ABOUT THIS TASK> Whether an entry is long or short, retype it exactly.

== PROVIDED ENTRIES ==

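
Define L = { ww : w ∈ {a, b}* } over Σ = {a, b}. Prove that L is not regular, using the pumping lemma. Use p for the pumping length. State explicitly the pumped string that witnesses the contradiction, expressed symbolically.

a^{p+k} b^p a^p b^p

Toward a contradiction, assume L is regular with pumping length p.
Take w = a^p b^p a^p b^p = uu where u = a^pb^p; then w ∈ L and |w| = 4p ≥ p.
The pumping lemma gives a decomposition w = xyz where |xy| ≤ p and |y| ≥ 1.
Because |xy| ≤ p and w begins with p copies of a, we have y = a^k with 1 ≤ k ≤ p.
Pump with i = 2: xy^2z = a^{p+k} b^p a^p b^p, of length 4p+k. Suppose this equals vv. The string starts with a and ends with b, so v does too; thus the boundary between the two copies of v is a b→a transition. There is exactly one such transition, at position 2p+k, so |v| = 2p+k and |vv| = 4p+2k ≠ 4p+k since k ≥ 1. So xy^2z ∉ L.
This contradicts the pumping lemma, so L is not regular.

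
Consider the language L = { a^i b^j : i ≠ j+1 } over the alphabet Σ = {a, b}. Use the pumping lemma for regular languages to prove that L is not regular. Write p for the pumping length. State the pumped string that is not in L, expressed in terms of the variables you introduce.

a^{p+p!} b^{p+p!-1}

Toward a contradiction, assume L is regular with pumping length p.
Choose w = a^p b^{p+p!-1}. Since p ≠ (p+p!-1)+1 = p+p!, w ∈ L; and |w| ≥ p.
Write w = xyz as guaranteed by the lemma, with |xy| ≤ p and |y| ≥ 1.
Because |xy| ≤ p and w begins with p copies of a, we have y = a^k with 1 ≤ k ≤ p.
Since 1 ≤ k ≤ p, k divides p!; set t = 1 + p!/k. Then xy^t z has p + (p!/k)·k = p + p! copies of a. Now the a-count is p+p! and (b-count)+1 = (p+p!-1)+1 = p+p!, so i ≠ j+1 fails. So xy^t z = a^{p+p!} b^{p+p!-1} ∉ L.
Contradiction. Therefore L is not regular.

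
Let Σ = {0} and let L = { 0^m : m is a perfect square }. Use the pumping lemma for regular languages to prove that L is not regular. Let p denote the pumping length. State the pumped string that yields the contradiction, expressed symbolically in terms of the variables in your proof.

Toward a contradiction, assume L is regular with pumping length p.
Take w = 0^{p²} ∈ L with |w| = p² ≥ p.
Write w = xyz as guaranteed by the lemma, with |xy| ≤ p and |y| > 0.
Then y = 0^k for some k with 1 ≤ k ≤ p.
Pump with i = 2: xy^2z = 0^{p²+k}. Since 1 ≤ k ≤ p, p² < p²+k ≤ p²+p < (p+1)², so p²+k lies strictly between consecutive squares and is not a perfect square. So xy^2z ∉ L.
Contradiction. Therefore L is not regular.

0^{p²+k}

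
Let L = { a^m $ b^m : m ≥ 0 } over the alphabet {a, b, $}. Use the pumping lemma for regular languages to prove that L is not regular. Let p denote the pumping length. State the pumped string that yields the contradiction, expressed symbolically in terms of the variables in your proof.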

===

TASK ANSWER>
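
Define L = { ww : w ∈ {a, b}* } over Σ = {a, b}. Prove that L is not regular, using the pumping lemma. Use p for the pumping length. State explicitly the pumped string that witnesses the contradiction, expressed symbolically.

a^{p+k} b^p a^p b^p

Toward a contradiction, assume L is regular with pumping length p.
Take w = a^p b^p a^p b^p = uu where u = a^pb^p; then w ∈ L and |w| = 4p ≥ p.
The pumping lemma gives a decomposition w = xyz where |xy| ≤ p and |y| ≥ 1.
Because |xy| ≤ p and w begins with p copies of a, we have y = a^k with 1 ≤ k ≤ p.
Pump with i = 2: xy^2z = a^{p+k} b^p a^p b^p, of length 4p+k. Suppose this equals vv. The string starts with a and ends with b, so v does too; thus the boundary between the two copies of v is a b→a transition. There is exactly one such transition, at position 2p+k, so |v| = 2p+k and |vv| = 4p+2k ≠ 4p+k since k ≥ 1. So xy^2z ∉ L.
This contradicts the pumping lemma, so L is not regular.

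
Consider the language L = { a^i b^j : i ≠ j+1 } over the alphabet Σ = {a, b}. Use the pumping lemma for regular languages to prove that L is not regular. Write p for the pumping length. State the pumped string that is not in L, expressed in terms of the variables you introduce.

a^{p+p!} b^{p+p!-1}

Toward a contradiction, assume L is regular with pumping length p.
Choose w = a^p b^{p+p!-1}. Since p ≠ (p+p!-1)+1 = p+p!, w ∈ L; and |w| ≥ p.
Write w = xyz as guaranteed by the lemma, with |xy| ≤ p and |y| ≥ 1.
Because |xy| ≤ p and w begins with p copies of a, we have y = a^k with 1 ≤ k ≤ p.
Since 1 ≤ k ≤ p, k divides p!; set t = 1 + p!/k. Then xy^t z has p + (p!/k)·k = p + p! copies of a. Now the a-count is p+p! and (b-count)+1 = (p+p!-1)+1 = p+p!, so i ≠ j+1 fails. So xy^t z = a^{p+p!} b^{p+p!-1} ∉ L.
Contradiction. Therefore L is not regular.

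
Let Σ = {0} and let L = { 0^m : m is a perfect square }. Use the pumping lemma for regular languages to prove that L is not regular. Let p denote the pumping length. State the pumped string that yields the contradiction, expressed symbolically in terms of the variables in your proof.

Toward a contradiction, assume L is regular with pumping length p.
Take w = 0^{p²} ∈ L with |w| = p² ≥ p.
Write w = xyz as guaranteed by the lemma, with |xy| ≤ p and |y| > 0.
Then y = 0^k for some k with 1 ≤ k ≤ p.
Pump with i = 2: xy^2z = 0^{p²+k}. Since 1 ≤ k ≤ p, p² < p²+k ≤ p²+p < (p+1)², so p²+k lies strictly between consecutive squares and is not a perfect square. So xy^2z ∉ L.
Contradiction. Therefore L is not regular.

0^{p²+k}

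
Let L = { a^m $ b^m : m ≥ 0 } over the alphabet {a, b, $}. Use the pumping lemma for regular languages to prove that L is not regular. Let p denote the pumping length. State the pumped string that yields the contradiction, expressed symbolically in terms of the variables in your proof.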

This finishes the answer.